[Stored data entries]
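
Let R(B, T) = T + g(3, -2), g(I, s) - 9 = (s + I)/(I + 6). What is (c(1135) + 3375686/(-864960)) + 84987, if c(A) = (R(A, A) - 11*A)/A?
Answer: 25026183808901/294518880 ≈ 84973.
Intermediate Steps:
g(I, s) = 9 + (I + s)/(6 + I) (g(I, s) = 9 + (s + I)/(I + 6) = 9 + (I + s)/(6 + I))
R(B, T) = 82/9 + T (R(B, T) = T + (54 - 2 + 10*3)/(6 + 3) = T + (54 - 2 + 30)/9 = T + (⅑)*82 = T + 82/9 = 82/9 + T)
c(A) = (82/9 - 10*A)/A (c(A) = ((82/9 + A) - 11*A)/A = (82/9 - 10*A)/A)
(c(1135) + 3375686/(-864960)) + 84987 = ((-10 + (82/9)/1135) + 3375686/(-864960)) + 84987 = ((-10 + (82/9)*(1/1135)) + 3375686*(-1/864960)) + 84987 = ((-10 + 82/10215) - 1687843/432480) + 84987 = (-102068/10215 - 1687843/432480) + 84987 = -4092245659/294518880 + 84987 = 25026183808901/294518880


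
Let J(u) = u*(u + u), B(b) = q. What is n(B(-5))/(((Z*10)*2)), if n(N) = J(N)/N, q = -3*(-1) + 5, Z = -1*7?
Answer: -4/35 ≈ -0.11429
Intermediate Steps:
Z = -7
q = 8 (q = 3 + 5 = 8)
B(b) = 8
J(u) = 2*u² (J(u) = u*(2*u) = 2*u²)
n(N) = 2*N (n(N) = (2*N²)/N = 2*N)
n(B(-5))/(((Z*10)*2)) = (2*8)/((-7*10*2)) = 16/((-70*2)) = 16/(-140) = 16*(-1/140) = -4/35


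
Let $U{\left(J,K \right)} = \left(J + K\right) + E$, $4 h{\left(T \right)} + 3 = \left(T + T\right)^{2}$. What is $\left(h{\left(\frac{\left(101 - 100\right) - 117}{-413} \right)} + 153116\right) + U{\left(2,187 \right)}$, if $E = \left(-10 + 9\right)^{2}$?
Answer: $\frac{104596546573}{682276} \approx 1.5331 \cdot 10^{5}$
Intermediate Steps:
$E = 1$ ($E = \left(-1\right)^{2} = 1$)
$h{\left(T \right)} = - \frac{3}{4} + T^{2}$ ($h{\left(T \right)} = - \frac{3}{4} + \frac{\left(T + T\right)^{2}}{4} = - \frac{3}{4} + \frac{\left(2 T\right)^{2}}{4} = - \frac{3}{4} + \frac{4 T^{2}}{4} = - \frac{3}{4} + T^{2}$)
$U{\left(J,K \right)} = 1 + J + K$ ($U{\left(J,K \right)} = \left(J + K\right) + 1 = 1 + J + K$)
$\left(h{\left(\frac{\left(101 - 100\right) - 117}{-413} \right)} + 153116\right) + U{\left(2,187 \right)} = \left(\left(- \frac{3}{4} + \left(\frac{\left(101 - 100\right) - 117}{-413}\right)^{2}\right) + 153116\right) + \left(1 + 2 + 187\right) = \left(\left(- \frac{3}{4} + \left(\left(1 - 117\right) \left(- \frac{1}{413}\right)\right)^{2}\right) + 153116\right) + 190 = \left(\left(- \frac{3}{4} + \left(\left(-116\right) \left(- \frac{1}{413}\right)\right)^{2}\right) + 153116\right) + 190 = \left(\left(- \frac{3}{4} + \left(\frac{116}{413}\right)^{2}\right) + 153116\right) + 190 = \left(\left(- \frac{3}{4} + \frac{13456}{170569}\right) + 153116\right) + 190 = \left(- \frac{457883}{682276} + 153116\right) + 190 = \frac{104466914133}{682276} + 190 = \frac{104596546573}{682276}$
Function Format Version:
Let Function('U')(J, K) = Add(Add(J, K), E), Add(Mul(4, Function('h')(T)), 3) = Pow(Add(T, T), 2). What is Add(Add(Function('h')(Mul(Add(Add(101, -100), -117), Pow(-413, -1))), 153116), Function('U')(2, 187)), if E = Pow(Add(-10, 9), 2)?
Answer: Rational(104596546573, 682276) ≈ 1.5331e+5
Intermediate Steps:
E = 1 (E = Pow(-1, 2) = 1)
Function('h')(T) = Add(Rational(-3, 4), Pow(T, 2)) (Function('h')(T) = Add(Rational(-3, 4), Mul(Rational(1, 4), Pow(Add(T, T), 2))) = Add(Rational(-3, 4), Mul(Rational(1, 4), Pow(Mul(2, T), 2))) = Add(Rational(-3, 4), Mul(Rational(1, 4), Mul(4, Pow(T, 2)))) = Add(Rational(-3, 4), Pow(T, 2)))
Function('U')(J, K) = Add(1, J, K) (Function('U')(J, K) = Add(Add(J, K), 1) = Add(1, J, K))
Add(Add(Function('h')(Mul(Add(Add(101, -100), -117), Pow(-413, -1))), 153116), Function('U')(2, 187)) = Add(Add(Add(Rational(-3, 4), Pow(Mul(Add(Add(101, -100), -117), Pow(-413, -1)), 2)), 153116), Add(1, 2, 187)) = Add(Add(Add(Rational(-3, 4), Pow(Mul(Add(1, -117), Rational(-1, 413)), 2)), 153116), 190) = Add(Add(Add(Rational(-3, 4), Pow(Mul(-116, Rational(-1, 413)), 2)), 153116), 190) = Add(Add(Add(Rational(-3, 4), Pow(Rational(116, 413), 2)), 153116), 190) = Add(Add(Add(Rational(-3, 4), Rational(13456, 170569)), 153116), 190) = Add(Add(Rational(-457883, 682276), 153116), 190) = Add(Rational(104466914133, 682276), 190) = Rational(104596546573, 682276)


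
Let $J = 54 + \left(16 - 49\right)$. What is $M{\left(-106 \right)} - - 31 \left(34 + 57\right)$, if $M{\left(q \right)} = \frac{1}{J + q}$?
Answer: $\frac{239784}{85} \approx 2821.0$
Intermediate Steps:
$J = 21$ ($J = 54 - 33 = 21$)
$M{\left(q \right)} = \frac{1}{21 + q}$
$M{\left(-106 \right)} - - 31 \left(34 + 57\right) = \frac{1}{21 - 106} - - 31 \left(34 + 57\right) = \frac{1}{-85} - \left(-31\right) 91 = - \frac{1}{85} - -2821 = - \frac{1}{85} + 2821 = \frac{239784}{85}$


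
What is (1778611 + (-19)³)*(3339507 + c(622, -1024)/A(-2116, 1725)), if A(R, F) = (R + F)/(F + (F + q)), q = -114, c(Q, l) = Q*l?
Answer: 6078064414056840/391 ≈ 1.5545e+13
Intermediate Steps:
A(R, F) = (F + R)/(-114 + 2*F) (A(R, F) = (R + F)/(F + (F - 114)) = (F + R)/(F + (-114 + F)) = (F + R)/(-114 + 2*F))
(1778611 + (-19)³)*(3339507 + c(622, -1024)/A(-2116, 1725)) = (1778611 + (-19)³)*(3339507 + (622*(-1024))/(((1725 - 2116)/(2*(-57 + 1725))))) = (1778611 - 6859)*(3339507 - 636928/((½)*(-391)/1668)) = 1771752*(3339507 - 636928/((½)*(1/1668)*(-391))) = 1771752*(3339507 - 636928/(-391/3336)) = 1771752*(3339507 - 636928*(-3336/391)) = 1771752*(3339507 + 2124791808/391) = 1771752*(3430539045/391) = 6078064414056840/391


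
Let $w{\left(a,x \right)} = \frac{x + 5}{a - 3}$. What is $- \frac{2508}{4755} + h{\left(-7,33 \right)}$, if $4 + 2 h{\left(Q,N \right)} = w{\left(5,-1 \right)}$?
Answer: $- \frac{2421}{1585} \approx -1.5274$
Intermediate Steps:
$w{\left(a,x \right)} = \frac{5 + x}{-3 + a}$ ($w{\left(a,x \right)} = \frac{5 + x}{a - 3} = \frac{5 + x}{-3 + a}$)
$h{\left(Q,N \right)} = -1$ ($h{\left(Q,N \right)} = -2 + \frac{\frac{1}{-3 + 5} \left(5 - 1\right)}{2} = -2 + \frac{\frac{1}{2} \cdot 4}{2} = -2 + \frac{1}{2} \cdot 2 = -2 + 1 = -1$)
$- \frac{2508}{4755} + h{\left(-7,33 \right)} = - \frac{2508}{4755} - 1 = \left(-2508\right) \frac{1}{4755} - 1 = - \frac{836}{1585} - 1 = - \frac{2421}{1585}$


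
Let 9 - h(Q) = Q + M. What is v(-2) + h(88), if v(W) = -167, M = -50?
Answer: -196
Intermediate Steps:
h(Q) = 59 - Q (h(Q) = 9 - (Q - 50) = 9 - (-50 + Q) = 9 + (50 - Q) = 59 - Q)
v(-2) + h(88) = -167 + (59 - 1*88) = -167 + (59 - 88) = -167 - 29 = -196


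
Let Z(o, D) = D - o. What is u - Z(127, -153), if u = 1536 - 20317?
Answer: -18501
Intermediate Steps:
u = -18781
u - Z(127, -153) = -18781 - (-153 - 1*127) = -18781 - (-153 - 127) = -18781 - 1*(-280) = -18781 + 280 = -18501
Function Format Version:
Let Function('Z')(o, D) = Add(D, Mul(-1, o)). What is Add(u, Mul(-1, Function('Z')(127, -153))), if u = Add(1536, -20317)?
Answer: -18501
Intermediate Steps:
u = -18781
Add(u, Mul(-1, Function('Z')(127, -153))) = Add(-18781, Mul(-1, Add(-153, Mul(-1, 127)))) = Add(-18781, Mul(-1, Add(-153, -127))) = Add(-18781, Mul(-1, -280)) = Add(-18781, 280) = -18501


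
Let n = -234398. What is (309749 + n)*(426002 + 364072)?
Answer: 59532865974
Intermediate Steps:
(309749 + n)*(426002 + 364072) = (309749 - 234398)*(426002 + 364072) = 75351*790074 = 59532865974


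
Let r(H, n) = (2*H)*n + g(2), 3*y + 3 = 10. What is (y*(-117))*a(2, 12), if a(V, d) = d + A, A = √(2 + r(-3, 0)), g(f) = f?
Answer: -3822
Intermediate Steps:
y = 7/3 (y = -1 + (⅓)*10 = -1 + 10/3 = 7/3 ≈ 2.3333)
r(H, n) = 2 + 2*H*n (r(H, n) = (2*H)*n + 2 = 2*H*n + 2 = 2 + 2*H*n)
A = 2 (A = √(2 + (2 + 2*(-3)*0)) = √(2 + (2 + 0)) = √(2 + 2) = √4 = 2)
a(V, d) = 2 + d (a(V, d) = d + 2 = 2 + d)
(y*(-117))*a(2, 12) = ((7/3)*(-117))*(2 + 12) = -273*14 = -3822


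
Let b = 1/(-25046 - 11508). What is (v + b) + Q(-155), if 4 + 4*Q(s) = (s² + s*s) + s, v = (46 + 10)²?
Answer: 1104570493/73108 ≈ 15109.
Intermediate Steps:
v = 3136 (v = 56² = 3136)
b = -1/36554 (b = 1/(-36554) = -1/36554 ≈ -2.7357e-5)
Q(s) = -1 + s²/2 + s/4 (Q(s) = -1 + ((s² + s*s) + s)/4 = -1 + ((s² + s²) + s)/4 = -1 + (2*s² + s)/4 = -1 + (s + 2*s²)/4 = -1 + (s²/2 + s/4) = -1 + s²/2 + s/4)
(v + b) + Q(-155) = (3136 - 1/36554) + (-1 + (½)*(-155)² + (¼)*(-155)) = 114633343/36554 + (-1 + (½)*24025 - 155/4) = 114633343/36554 + (-1 + 24025/2 - 155/4) = 114633343/36554 + 47891/4 = 1104570493/73108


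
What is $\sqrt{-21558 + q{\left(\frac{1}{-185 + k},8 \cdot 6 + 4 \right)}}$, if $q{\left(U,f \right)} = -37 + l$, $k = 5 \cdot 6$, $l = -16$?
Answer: $i \sqrt{21611} \approx 147.01 i$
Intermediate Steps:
$k = 30$
$q{\left(U,f \right)} = -53$ ($q{\left(U,f \right)} = -37 - 16 = -53$)
$\sqrt{-21558 + q{\left(\frac{1}{-185 + k},8 \cdot 6 + 4 \right)}} = \sqrt{-21558 - 53} = \sqrt{-21611} = i \sqrt{21611}$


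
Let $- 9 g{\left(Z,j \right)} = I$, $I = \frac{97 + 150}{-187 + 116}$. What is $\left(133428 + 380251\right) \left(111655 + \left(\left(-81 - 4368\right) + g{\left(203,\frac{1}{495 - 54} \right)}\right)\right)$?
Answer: $\frac{35189518767199}{639} \approx 5.507 \cdot 10^{10}$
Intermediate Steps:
$I = - \frac{247}{71}$ ($I = \frac{247}{-71} = 247 \left(- \frac{1}{71}\right) = - \frac{247}{71} \approx -3.4789$)
$g{\left(Z,j \right)} = \frac{247}{639}$ ($g{\left(Z,j \right)} = \left(- \frac{1}{9}\right) \left(- \frac{247}{71}\right) = \frac{247}{639}$)
$\left(133428 + 380251\right) \left(111655 + \left(\left(-81 - 4368\right) + g{\left(203,\frac{1}{495 - 54} \right)}\right)\right) = \left(133428 + 380251\right) \left(111655 + \left(\left(-81 - 4368\right) + \frac{247}{639}\right)\right) = 513679 \left(111655 + \left(\left(-81 - 4368\right) + \frac{247}{639}\right)\right) = 513679 \left(111655 + \left(-4449 + \frac{247}{639}\right)\right) = 513679 \left(111655 - \frac{2842664}{639}\right) = 513679 \cdot \frac{68504881}{639} = \frac{35189518767199}{639}$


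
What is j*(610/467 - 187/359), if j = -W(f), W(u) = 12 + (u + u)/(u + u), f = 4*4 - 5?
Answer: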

## What is being asked
Print the line containing "What is $\left(133428", then every line after it through the last line of the records, each exactly as written; nothing else belongs in the answer.

## Expected answer
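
Let $- 9 g{\left(Z,j \right)} = I$, $I = \frac{97 + 150}{-187 + 116}$. What is $\left(133428 + 380251\right) \left(111655 + \left(\left(-81 - 4368\right) + g{\left(203,\frac{1}{495 - 54} \right)}\right)\right)$?
Answer: $\frac{35189518767199}{639} \approx 5.507 \cdot 10^{10}$
Intermediate Steps:
$I = - \frac{247}{71}$ ($I = \frac{247}{-71} = 247 \left(- \frac{1}{71}\right) = - \frac{247}{71} \approx -3.4789$)
$g{\left(Z,j \right)} = \frac{247}{639}$ ($g{\left(Z,j \right)} = \left(- \frac{1}{9}\right) \left(- \frac{247}{71}\right) = \frac{247}{639}$)
$\left(133428 + 380251\right) \left(111655 + \left(\left(-81 - 4368\right) + g{\left(203,\frac{1}{495 - 54} \right)}\right)\right) = \left(133428 + 380251\right) \left(111655 + \left(\left(-81 - 4368\right) + \frac{247}{639}\right)\right) = 513679 \left(111655 + \left(\left(-81 - 4368\right) + \frac{247}{639}\right)\right) = 513679 \left(111655 + \left(-4449 + \frac{247}{639}\right)\right) = 513679 \left(111655 - \frac{2842664}{639}\right) = 513679 \cdot \frac{68504881}{639} = \frac{35189518767199}{639}$


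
What is j*(610/467 - 187/359), if j = -W(f), W(u) = 12 + (u + u)/(u + u), f = 4*4 - 5?
Answer: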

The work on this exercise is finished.